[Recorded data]
----

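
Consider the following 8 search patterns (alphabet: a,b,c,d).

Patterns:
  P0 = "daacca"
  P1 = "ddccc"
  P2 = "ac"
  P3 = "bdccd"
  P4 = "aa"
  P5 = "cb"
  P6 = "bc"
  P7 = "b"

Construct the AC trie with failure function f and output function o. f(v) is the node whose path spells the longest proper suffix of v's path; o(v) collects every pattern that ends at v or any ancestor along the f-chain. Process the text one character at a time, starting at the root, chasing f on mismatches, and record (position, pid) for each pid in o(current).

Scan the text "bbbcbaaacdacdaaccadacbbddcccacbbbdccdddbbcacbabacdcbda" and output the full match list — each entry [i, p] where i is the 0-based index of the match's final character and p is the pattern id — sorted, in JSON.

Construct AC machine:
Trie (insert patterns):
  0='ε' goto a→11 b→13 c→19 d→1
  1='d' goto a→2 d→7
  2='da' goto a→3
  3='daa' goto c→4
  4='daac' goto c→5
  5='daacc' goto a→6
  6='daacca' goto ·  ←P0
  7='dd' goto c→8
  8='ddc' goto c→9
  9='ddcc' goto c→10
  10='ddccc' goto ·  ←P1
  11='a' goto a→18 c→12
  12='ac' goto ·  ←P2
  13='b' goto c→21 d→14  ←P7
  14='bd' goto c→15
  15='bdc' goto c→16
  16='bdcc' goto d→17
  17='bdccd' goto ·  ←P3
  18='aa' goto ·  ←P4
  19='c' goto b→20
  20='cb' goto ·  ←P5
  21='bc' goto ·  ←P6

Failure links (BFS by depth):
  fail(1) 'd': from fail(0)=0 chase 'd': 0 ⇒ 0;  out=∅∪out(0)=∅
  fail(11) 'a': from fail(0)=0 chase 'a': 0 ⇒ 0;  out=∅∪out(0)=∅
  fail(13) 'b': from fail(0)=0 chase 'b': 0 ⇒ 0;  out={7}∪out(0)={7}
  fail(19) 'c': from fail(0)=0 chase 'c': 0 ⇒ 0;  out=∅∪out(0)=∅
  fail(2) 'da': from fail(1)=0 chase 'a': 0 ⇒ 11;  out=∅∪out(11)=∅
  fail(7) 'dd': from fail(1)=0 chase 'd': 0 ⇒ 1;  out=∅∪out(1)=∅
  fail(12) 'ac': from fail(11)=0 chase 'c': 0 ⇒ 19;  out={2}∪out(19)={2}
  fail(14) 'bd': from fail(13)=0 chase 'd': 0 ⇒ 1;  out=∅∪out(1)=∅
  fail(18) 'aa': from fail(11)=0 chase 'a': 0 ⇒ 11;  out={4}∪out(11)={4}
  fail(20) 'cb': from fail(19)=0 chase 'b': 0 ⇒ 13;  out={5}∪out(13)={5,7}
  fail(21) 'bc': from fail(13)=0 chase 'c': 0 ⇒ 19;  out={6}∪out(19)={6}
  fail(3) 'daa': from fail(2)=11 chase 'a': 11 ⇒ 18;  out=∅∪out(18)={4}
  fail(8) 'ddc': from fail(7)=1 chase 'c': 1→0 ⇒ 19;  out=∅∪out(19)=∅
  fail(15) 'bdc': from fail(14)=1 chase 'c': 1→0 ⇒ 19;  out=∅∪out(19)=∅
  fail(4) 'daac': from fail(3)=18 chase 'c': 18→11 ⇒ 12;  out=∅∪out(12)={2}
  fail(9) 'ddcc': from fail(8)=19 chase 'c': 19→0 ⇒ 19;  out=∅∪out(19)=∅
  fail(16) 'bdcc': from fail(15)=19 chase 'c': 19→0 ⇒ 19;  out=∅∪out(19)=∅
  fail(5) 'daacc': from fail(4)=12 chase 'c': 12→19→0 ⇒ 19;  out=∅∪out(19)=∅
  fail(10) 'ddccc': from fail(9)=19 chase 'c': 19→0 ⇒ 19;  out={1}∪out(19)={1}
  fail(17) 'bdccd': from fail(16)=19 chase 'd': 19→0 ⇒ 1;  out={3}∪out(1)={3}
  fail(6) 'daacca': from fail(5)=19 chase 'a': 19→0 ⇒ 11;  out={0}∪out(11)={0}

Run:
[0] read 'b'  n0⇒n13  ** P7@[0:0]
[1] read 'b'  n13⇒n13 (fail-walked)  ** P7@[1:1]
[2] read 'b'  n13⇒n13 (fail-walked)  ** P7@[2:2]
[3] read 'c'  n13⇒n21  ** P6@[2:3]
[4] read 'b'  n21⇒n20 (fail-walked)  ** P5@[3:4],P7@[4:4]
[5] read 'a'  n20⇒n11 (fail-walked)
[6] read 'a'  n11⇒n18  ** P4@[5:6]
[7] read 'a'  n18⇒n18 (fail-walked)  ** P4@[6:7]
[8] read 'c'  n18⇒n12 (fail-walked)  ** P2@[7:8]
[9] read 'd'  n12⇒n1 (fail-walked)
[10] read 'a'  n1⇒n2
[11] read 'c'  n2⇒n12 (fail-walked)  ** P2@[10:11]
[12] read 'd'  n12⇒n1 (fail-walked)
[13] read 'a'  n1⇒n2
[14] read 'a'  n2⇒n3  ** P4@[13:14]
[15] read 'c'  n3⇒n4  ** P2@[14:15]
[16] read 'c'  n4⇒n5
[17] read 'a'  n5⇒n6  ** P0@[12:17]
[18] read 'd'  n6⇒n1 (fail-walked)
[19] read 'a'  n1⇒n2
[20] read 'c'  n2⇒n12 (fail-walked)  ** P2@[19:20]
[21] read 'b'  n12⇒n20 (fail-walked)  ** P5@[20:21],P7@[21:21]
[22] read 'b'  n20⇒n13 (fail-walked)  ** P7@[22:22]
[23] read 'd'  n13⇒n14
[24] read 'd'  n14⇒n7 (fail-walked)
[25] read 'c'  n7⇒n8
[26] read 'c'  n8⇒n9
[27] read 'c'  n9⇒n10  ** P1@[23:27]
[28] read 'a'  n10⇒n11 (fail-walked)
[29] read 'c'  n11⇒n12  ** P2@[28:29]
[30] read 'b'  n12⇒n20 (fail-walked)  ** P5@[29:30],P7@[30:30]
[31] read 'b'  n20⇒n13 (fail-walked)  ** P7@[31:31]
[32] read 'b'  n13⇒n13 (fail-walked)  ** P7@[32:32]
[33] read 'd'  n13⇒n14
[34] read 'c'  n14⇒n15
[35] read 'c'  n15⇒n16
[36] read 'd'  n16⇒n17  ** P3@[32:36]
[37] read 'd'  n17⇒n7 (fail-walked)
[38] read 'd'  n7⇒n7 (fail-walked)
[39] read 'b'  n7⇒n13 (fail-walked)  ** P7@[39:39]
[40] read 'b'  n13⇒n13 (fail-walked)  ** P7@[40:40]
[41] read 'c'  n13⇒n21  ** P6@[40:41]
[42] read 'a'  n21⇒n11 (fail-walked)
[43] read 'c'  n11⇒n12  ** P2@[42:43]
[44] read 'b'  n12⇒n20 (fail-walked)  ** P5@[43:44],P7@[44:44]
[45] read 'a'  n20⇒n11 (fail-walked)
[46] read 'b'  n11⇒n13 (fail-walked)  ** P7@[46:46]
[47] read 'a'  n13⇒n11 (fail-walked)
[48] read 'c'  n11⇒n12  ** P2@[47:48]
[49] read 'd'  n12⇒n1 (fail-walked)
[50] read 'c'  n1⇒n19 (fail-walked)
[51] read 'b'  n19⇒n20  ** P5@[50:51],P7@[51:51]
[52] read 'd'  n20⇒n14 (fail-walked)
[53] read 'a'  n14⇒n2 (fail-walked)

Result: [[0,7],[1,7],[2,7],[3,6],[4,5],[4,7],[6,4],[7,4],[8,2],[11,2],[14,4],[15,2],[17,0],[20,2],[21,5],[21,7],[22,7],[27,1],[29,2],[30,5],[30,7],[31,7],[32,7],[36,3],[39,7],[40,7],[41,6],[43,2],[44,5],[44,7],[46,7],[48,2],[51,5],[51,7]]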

----

To do: Extract the lines above, from the first one through the one containing "Construct the AC", and return only those, unchanged.

Answer to the problem:
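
Consider the following 8 search patterns (alphabet: a,b,c,d).

Patterns:
  P0 = "daacca"
  P1 = "ddccc"
  P2 = "ac"
  P3 = "bdccd"
  P4 = "aa"
  P5 = "cb"
  P6 = "bc"
  P7 = "b"

Construct the AC trie with failure function f and output function o. f(v) is the node whose path spells the longest proper suffix of v's path; o(v) collects every pattern that ends at v or any ancestor along the f-chain. Process the text one character at a time, starting at the root, chasing f on mismatches, and record (position, pid) for each pid in o(current).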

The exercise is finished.